Here is a set of records. Copy them all exactly.
>>>
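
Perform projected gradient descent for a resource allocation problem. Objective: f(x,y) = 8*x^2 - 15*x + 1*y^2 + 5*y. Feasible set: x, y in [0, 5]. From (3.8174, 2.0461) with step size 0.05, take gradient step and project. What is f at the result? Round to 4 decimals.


Step 1: Compute gradient at (3.8174, 2.0461).
grad_x = 2*8*3.8174 - 15 = 46.0784
grad_y = 2*1*2.0461 + 5 = 9.0922
Step 2: Gradient step.
x_raw = 3.8174 - 0.05*46.0784 = 1.5135
y_raw = 2.0461 - 0.05*9.0922 = 1.5915
Step 3: Project onto [0, 5].
x_proj = clip(1.5135) = 1.5135
y_proj = clip(1.5915) = 1.5915
Step 4: Evaluate f.
f(1.5135, 1.5915) = 6.1131


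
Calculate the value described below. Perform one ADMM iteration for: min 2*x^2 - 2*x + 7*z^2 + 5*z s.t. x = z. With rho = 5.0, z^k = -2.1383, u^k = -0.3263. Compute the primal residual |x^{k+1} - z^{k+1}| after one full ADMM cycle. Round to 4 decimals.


ADMM iteration with rho = 5.0, z^k = -2.1383, u^k = -0.3263
Step 1: x-update.
Minimize 2*x^2 - 2*x + (5.0/2)*(x + 2.1383 - 0.3263)^2
FOC: (2*2 + 5.0)*x = 2 + 5.0*(-2.1383 + 0.3263)
x^{k+1} = -0.7844
Step 2: z-update.
Minimize 7*z^2 + 5*z + (5.0/2)*(-0.7844 - z - 0.3263)^2
FOC: (2*7 + 5.0)*z = -5 + 5.0*(-0.7844 - 0.3263)
z^{k+1} = -0.5555
Step 3: u-update.
u^{k+1} = -0.3263 - 0.7844 + 0.5555 = -0.5553
Step 4: Primal residual = |-0.7844 + 0.5555| = 0.229


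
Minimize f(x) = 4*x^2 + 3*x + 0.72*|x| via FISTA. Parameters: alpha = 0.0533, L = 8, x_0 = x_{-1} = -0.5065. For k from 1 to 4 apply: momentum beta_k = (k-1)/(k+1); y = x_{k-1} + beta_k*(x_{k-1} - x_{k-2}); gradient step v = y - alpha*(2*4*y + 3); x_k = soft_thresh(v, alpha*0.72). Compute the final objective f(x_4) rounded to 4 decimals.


FISTA on f(x) = 4*x^2 + 3*x + 0.72*|x|
L = 8, alpha = 0.0533
Iteration 1: beta = 0.0, y = -0.5065 + 0.0*(-0.5065 + 0.5065) = -0.5065
  grad(y) = -1.052, v = y - alpha*grad = -0.4504
  prox(v) = soft_thresh(-0.4504, 0.0384) = -0.4121
Iteration 2: beta = 0.3333, y = -0.4121 + 0.3333*(-0.4121 + 0.5065) = -0.3806
  grad(y) = -0.0446, v = y - alpha*grad = -0.3782
  prox(v) = soft_thresh(-0.3782, 0.0384) = -0.3398
Iteration 3: beta = 0.5, y = -0.3398 + 0.5*(-0.3398 + 0.4121) = -0.3037
  grad(y) = 0.5704, v = y - alpha*grad = -0.3341
  prox(v) = soft_thresh(-0.3341, 0.0384) = -0.2957
Iteration 4: beta = 0.6, y = -0.2957 + 0.6*(-0.2957 + 0.3398) = -0.2693
  grad(y) = 0.8458, v = y - alpha*grad = -0.3144
  prox(v) = soft_thresh(-0.3144, 0.0384) = -0.276
f(x_4) = 4*(-0.276)^2 + 3*(-0.276) + 0.72*|-0.276| = -0.3246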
<<<
Result for this task:
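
Perform projected gradient descent for a resource allocation problem. Objective: f(x,y) = 8*x^2 - 15*x + 1*y^2 + 5*y. Feasible set: x, y in [0, 5]. From (3.8174, 2.0461) with step size 0.05, take gradient step and project. What is f at the result? Round to 4 decimals.


Step 1: Compute gradient at (3.8174, 2.0461).
grad_x = 2*8*3.8174 - 15 = 46.0784
grad_y = 2*1*2.0461 + 5 = 9.0922
Step 2: Gradient step.
x_raw = 3.8174 - 0.05*46.0784 = 1.5135
y_raw = 2.0461 - 0.05*9.0922 = 1.5915
Step 3: Project onto [0, 5].
x_proj = clip(1.5135) = 1.5135
y_proj = clip(1.5915) = 1.5915
Step 4: Evaluate f.
f(1.5135, 1.5915) = 6.1131


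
Calculate the value described below. Perform one ADMM iteration for: min 2*x^2 - 2*x + 7*z^2 + 5*z s.t. x = z. With rho = 5.0, z^k = -2.1383, u^k = -0.3263. Compute the primal residual |x^{k+1} - z^{k+1}| after one full ADMM cycle. Round to 4 decimals.


ADMM iteration with rho = 5.0, z^k = -2.1383, u^k = -0.3263
Step 1: x-update.
Minimize 2*x^2 - 2*x + (5.0/2)*(x + 2.1383 - 0.3263)^2
FOC: (2*2 + 5.0)*x = 2 + 5.0*(-2.1383 + 0.3263)
x^{k+1} = -0.7844
Step 2: z-update.
Minimize 7*z^2 + 5*z + (5.0/2)*(-0.7844 - z - 0.3263)^2
FOC: (2*7 + 5.0)*z = -5 + 5.0*(-0.7844 - 0.3263)
z^{k+1} = -0.5555
Step 3: u-update.
u^{k+1} = -0.3263 - 0.7844 + 0.5555 = -0.5553
Step 4: Primal residual = |-0.7844 + 0.5555| = 0.229


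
Minimize f(x) = 4*x^2 + 3*x + 0.72*|x| via FISTA. Parameters: alpha = 0.0533, L = 8, x_0 = x_{-1} = -0.5065. For k from 1 to 4 apply: momentum beta_k = (k-1)/(k+1); y = x_{k-1} + beta_k*(x_{k-1} - x_{k-2}); gradient step v = y - alpha*(2*4*y + 3); x_k = soft_thresh(v, alpha*0.72). Compute the final objective f(x_4) rounded to 4 decimals.


FISTA on f(x) = 4*x^2 + 3*x + 0.72*|x|
L = 8, alpha = 0.0533
Iteration 1: beta = 0.0, y = -0.5065 + 0.0*(-0.5065 + 0.5065) = -0.5065
  grad(y) = -1.052, v = y - alpha*grad = -0.4504
  prox(v) = soft_thresh(-0.4504, 0.0384) = -0.4121
Iteration 2: beta = 0.3333, y = -0.4121 + 0.3333*(-0.4121 + 0.5065) = -0.3806
  grad(y) = -0.0446, v = y - alpha*grad = -0.3782
  prox(v) = soft_thresh(-0.3782, 0.0384) = -0.3398
Iteration 3: beta = 0.5, y = -0.3398 + 0.5*(-0.3398 + 0.4121) = -0.3037
  grad(y) = 0.5704, v = y - alpha*grad = -0.3341
  prox(v) = soft_thresh(-0.3341, 0.0384) = -0.2957
Iteration 4: beta = 0.6, y = -0.2957 + 0.6*(-0.2957 + 0.3398) = -0.2693
  grad(y) = 0.8458, v = y - alpha*grad = -0.3144
  prox(v) = soft_thresh(-0.3144, 0.0384) = -0.276
f(x_4) = 4*(-0.276)^2 + 3*(-0.276) + 0.72*|-0.276| = -0.3246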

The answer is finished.